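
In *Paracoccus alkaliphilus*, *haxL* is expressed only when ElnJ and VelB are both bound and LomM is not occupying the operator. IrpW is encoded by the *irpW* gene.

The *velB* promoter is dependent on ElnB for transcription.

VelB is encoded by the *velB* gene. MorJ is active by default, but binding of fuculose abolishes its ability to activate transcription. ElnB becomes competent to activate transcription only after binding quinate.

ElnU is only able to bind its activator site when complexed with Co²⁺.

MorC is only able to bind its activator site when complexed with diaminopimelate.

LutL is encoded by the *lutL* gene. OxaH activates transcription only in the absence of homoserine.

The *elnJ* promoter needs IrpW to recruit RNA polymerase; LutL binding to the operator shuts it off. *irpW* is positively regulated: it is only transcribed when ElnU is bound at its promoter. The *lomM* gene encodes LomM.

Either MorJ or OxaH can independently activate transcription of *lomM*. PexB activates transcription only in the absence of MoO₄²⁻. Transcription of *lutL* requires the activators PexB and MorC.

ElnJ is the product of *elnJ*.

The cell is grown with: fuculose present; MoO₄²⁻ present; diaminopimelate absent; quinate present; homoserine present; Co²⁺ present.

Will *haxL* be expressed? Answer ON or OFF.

Fuculose is present, so MorJ is inactive.
Homoserine is present, so OxaH is inactive.
No activator is available at the *lomM* promoter, so *lomM* is not transcribed.
So LomM is not produced.
MoO₄²⁻ is present, so PexB is inactive.
Diaminopimelate is absent, so MorC is inactive.
Required activator PexB is absent, so *lutL* is not transcribed.
So LutL is not produced.
Co²⁺ is present, so ElnU is active.
No repressor is bound and ElnU is active, so *irpW* is transcribed.
So IrpW is produced and active.
No repressor is bound and IrpW is active, so *elnJ* is transcribed.
So ElnJ is produced and active.
Quinate is present, so ElnB is active.
No repressor is bound and ElnB is active, so *velB* is transcribed.
So VelB is produced and active.
No repressor is bound and ElnJ and VelB are active, so *haxL* is transcribed.

ON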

◇ ◇ ◇ ◇ ◇

→ About this exercise
Every entry above should be transcribed exactly as it appears.

→ Written answer
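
In *Paracoccus alkaliphilus*, *haxL* is expressed only when ElnJ and VelB are both bound and LomM is not occupying the operator. IrpW is encoded by the *irpW* gene.

The *velB* promoter is dependent on ElnB for transcription.

VelB is encoded by the *velB* gene. MorJ is active by default, but binding of fuculose abolishes its ability to activate transcription. ElnB becomes competent to activate transcription only after binding quinate.

ElnU is only able to bind its activator site when complexed with Co²⁺.

MorC is only able to bind its activator site when complexed with diaminopimelate.

LutL is encoded by the *lutL* gene. OxaH activates transcription only in the absence of homoserine.

The *elnJ* promoter needs IrpW to recruit RNA polymerase; LutL binding to the operator shuts it off. *irpW* is positively regulated: it is only transcribed when ElnU is bound at its promoter. The *lomM* gene encodes LomM.

Either MorJ or OxaH can independently activate transcription of *lomM*. PexB activates transcription only in the absence of MoO₄²⁻. Transcription of *lutL* requires the activators PexB and MorC.

ElnJ is the product of *elnJ*.

The cell is grown with: fuculose present; MoO₄²⁻ present; diaminopimelate absent; quinate present; homoserine present; Co²⁺ present.

Will *haxL* be expressed? Answer ON or OFF.

Fuculose is present, so MorJ is inactive.
Homoserine is present, so OxaH is inactive.
No activator is available at the *lomM* promoter, so *lomM* is not transcribed.
So LomM is not produced.
MoO₄²⁻ is present, so PexB is inactive.
Diaminopimelate is absent, so MorC is inactive.
Required activator PexB is absent, so *lutL* is not transcribed.
So LutL is not produced.
Co²⁺ is present, so ElnU is active.
No repressor is bound and ElnU is active, so *irpW* is transcribed.
So IrpW is produced and active.
No repressor is bound and IrpW is active, so *elnJ* is transcribed.
So ElnJ is produced and active.
Quinate is present, so ElnB is active.
No repressor is bound and ElnB is active, so *velB* is transcribed.
So VelB is produced and active.
No repressor is bound and ElnJ and VelB are active, so *haxL* is transcribed.

ON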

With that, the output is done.